What you will do:
Repeat the entries below in full, with every character unchanged.

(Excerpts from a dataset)

★ ★ ★ ★ ★ ★ ★

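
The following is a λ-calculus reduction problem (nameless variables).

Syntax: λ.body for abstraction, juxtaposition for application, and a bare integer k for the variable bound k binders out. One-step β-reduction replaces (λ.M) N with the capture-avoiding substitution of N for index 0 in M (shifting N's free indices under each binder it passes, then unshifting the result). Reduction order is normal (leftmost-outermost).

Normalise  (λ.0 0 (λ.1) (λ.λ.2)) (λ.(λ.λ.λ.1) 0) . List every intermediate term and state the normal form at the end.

  start: (λ.0 0 (λ.1) (λ.λ.2)) (λ.(λ.λ.λ.1) 0)
  [1] (λ.(λ.λ.λ.1) 0) (λ.(λ.λ.λ.1) 0) (λ.λ.(λ.λ.λ.1) 0) (λ.λ.λ.(λ.λ.λ.1) 0)
  [2] (λ.λ.λ.1) (λ.(λ.λ.λ.1) 0) (λ.λ.(λ.λ.λ.1) 0) (λ.λ.λ.(λ.λ.λ.1) 0)
  [3] (λ.λ.1) (λ.λ.(λ.λ.λ.1) 0) (λ.λ.λ.(λ.λ.λ.1) 0)
  [4] (λ.λ.λ.(λ.λ.λ.1) 0) (λ.λ.λ.(λ.λ.λ.1) 0)
  [5] λ.λ.(λ.λ.λ.1) 0
  [6] λ.λ.λ.λ.1

Answer: normal form = λ.λ.λ.λ.1  (in 6 steps)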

★ ★ ★ ★ ★ ★ ★

Answer for this exercise:
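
The following is a λ-calculus reduction problem (nameless variables).

Syntax: λ.body for abstraction, juxtaposition for application, and a bare integer k for the variable bound k binders out. One-step β-reduction replaces (λ.M) N with the capture-avoiding substitution of N for index 0 in M (shifting N's free indices under each binder it passes, then unshifting the result). Reduction order is normal (leftmost-outermost).

Normalise  (λ.0 0 (λ.1) (λ.λ.2)) (λ.(λ.λ.λ.1) 0) . List every intermediate term and state the normal form at the end.

  start: (λ.0 0 (λ.1) (λ.λ.2)) (λ.(λ.λ.λ.1) 0)
  [1] (λ.(λ.λ.λ.1) 0) (λ.(λ.λ.λ.1) 0) (λ.λ.(λ.λ.λ.1) 0) (λ.λ.λ.(λ.λ.λ.1) 0)
  [2] (λ.λ.λ.1) (λ.(λ.λ.λ.1) 0) (λ.λ.(λ.λ.λ.1) 0) (λ.λ.λ.(λ.λ.λ.1) 0)
  [3] (λ.λ.1) (λ.λ.(λ.λ.λ.1) 0) (λ.λ.λ.(λ.λ.λ.1) 0)
  [4] (λ.λ.λ.(λ.λ.λ.1) 0) (λ.λ.λ.(λ.λ.λ.1) 0)
  [5] λ.λ.(λ.λ.λ.1) 0
  [6] λ.λ.λ.λ.1

Answer: normal form = λ.λ.λ.λ.1  (in 6 steps)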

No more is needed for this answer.